----- RECORDS FOR PROCESSING -----
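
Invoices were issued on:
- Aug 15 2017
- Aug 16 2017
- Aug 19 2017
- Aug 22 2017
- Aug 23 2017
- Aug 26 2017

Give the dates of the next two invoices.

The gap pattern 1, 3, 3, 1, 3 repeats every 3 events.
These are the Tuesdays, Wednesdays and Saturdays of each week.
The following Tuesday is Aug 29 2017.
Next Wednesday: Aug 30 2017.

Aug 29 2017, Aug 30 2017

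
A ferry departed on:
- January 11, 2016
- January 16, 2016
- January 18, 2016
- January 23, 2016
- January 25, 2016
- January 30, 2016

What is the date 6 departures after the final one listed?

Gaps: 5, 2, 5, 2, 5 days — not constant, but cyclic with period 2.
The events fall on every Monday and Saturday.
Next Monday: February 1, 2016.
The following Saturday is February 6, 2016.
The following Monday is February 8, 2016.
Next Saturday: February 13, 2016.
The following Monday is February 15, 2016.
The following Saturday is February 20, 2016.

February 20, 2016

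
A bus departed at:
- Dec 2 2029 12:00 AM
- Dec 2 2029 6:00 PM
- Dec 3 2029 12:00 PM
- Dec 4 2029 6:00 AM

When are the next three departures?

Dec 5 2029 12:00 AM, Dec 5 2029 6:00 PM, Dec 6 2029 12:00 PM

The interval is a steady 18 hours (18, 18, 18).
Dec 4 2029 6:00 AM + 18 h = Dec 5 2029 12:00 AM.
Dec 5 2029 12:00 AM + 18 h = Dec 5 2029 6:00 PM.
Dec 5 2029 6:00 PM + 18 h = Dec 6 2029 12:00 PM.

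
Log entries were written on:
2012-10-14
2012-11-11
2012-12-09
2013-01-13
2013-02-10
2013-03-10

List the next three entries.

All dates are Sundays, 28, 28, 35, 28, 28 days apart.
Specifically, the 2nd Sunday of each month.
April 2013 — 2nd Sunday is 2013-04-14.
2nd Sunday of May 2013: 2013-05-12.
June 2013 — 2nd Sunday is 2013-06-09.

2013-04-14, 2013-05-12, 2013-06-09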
-----
§ REQUIREMENT
For each line above that contains "departed", make a copy.

§ SOLUTION TO THIS EXERCISE
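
A ferry departed on:
A bus departed at: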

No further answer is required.